*** DATASET RECORDS Section Begins ***
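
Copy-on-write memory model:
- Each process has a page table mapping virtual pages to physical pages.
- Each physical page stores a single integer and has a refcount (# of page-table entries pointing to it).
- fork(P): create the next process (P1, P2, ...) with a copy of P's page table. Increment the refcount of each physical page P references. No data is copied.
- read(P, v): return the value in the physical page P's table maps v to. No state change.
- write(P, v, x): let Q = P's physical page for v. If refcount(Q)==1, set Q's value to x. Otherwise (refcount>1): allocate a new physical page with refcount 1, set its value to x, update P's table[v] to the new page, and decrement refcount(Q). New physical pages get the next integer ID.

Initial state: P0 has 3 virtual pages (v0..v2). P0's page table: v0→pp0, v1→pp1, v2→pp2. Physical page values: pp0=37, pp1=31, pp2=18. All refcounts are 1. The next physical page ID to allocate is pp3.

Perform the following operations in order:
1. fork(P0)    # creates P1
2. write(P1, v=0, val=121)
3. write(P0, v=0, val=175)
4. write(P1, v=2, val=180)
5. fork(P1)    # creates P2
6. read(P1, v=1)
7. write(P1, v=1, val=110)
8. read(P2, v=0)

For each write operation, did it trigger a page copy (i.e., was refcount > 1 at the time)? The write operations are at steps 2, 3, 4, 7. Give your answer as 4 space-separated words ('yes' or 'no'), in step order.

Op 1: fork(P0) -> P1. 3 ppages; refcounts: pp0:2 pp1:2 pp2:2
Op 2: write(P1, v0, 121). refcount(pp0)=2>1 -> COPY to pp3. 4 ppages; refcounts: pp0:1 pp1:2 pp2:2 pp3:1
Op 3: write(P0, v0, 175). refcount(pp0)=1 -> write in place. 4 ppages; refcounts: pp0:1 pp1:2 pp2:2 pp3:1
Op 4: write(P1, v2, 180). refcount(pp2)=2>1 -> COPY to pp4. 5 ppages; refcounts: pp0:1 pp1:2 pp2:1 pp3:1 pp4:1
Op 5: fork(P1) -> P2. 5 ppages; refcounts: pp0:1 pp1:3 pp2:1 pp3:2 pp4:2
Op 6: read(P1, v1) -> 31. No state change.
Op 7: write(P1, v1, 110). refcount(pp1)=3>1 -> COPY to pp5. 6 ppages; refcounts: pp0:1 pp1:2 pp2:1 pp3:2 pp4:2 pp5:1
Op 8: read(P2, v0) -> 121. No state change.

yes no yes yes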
*** DATASET RECORDS Section Ends ***
*** DATASET RECORDS Section Begins ***
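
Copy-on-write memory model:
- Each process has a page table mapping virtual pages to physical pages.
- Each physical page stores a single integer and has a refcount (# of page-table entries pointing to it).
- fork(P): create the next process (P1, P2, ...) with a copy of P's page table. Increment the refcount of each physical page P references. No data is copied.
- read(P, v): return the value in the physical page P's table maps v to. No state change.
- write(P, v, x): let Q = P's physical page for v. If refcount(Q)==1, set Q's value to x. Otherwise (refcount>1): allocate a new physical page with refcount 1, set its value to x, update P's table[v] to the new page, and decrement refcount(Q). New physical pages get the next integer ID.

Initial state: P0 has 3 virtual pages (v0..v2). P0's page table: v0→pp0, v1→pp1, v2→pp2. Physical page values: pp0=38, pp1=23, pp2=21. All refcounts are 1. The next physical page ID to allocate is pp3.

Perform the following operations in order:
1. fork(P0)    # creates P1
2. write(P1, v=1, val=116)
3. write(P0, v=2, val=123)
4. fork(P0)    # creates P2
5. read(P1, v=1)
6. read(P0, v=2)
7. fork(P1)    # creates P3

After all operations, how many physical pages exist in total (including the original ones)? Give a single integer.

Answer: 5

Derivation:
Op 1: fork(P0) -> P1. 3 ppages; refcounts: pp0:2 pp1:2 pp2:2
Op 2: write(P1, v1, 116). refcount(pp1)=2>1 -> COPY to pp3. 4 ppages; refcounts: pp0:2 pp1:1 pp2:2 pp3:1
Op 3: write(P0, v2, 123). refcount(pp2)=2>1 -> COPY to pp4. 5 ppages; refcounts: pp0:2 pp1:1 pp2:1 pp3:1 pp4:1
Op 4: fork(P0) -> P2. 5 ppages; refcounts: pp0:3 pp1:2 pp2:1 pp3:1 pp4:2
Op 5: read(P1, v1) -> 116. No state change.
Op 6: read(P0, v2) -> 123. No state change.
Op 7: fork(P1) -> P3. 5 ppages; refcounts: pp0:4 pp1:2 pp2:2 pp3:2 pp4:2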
*** DATASET RECORDS Section Ends ***
*** DATASET RECORDS Section Begins ***
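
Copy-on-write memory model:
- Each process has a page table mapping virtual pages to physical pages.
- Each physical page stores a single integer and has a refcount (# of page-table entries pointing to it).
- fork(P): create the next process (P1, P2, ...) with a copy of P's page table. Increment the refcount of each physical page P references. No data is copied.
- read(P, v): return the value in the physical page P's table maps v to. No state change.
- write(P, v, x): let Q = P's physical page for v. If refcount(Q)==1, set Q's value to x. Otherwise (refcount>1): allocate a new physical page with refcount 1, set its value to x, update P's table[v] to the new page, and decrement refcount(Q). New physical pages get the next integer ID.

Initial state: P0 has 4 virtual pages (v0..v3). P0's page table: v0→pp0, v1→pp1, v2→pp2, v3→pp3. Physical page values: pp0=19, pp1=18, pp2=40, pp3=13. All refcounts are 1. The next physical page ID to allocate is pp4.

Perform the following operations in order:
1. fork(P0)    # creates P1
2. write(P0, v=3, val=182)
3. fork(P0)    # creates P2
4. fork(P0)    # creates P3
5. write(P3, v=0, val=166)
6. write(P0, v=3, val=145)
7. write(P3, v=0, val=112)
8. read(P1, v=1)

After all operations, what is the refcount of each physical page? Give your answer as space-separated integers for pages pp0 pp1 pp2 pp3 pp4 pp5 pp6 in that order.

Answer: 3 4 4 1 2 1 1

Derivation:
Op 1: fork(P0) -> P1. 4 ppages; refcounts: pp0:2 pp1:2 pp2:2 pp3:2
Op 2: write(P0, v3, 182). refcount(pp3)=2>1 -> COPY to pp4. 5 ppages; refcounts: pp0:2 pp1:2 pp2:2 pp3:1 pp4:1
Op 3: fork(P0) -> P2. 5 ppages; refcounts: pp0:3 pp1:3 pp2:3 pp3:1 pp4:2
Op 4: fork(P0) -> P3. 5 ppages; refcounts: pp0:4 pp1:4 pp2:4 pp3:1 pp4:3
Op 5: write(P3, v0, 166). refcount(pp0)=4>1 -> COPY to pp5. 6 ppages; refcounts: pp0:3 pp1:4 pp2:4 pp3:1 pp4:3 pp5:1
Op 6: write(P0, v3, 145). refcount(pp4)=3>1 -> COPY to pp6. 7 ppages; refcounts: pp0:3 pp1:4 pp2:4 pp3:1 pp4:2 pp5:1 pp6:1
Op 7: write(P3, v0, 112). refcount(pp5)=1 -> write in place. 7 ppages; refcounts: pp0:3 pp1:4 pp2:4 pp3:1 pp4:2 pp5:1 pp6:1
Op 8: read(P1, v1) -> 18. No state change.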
*** DATASET RECORDS Section Ends ***
Once you find the line with "4. write(P1, v=2, val=180)" in the entries above, output it and each line after it up to and including the line with "8. read(P2, v=0)", and nothing else.

SOLUTION TO THIS TASK:
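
4. write(P1, v=2, val=180)
5. fork(P1)    # creates P2
6. read(P1, v=1)
7. write(P1, v=1, val=110)
8. read(P2, v=0)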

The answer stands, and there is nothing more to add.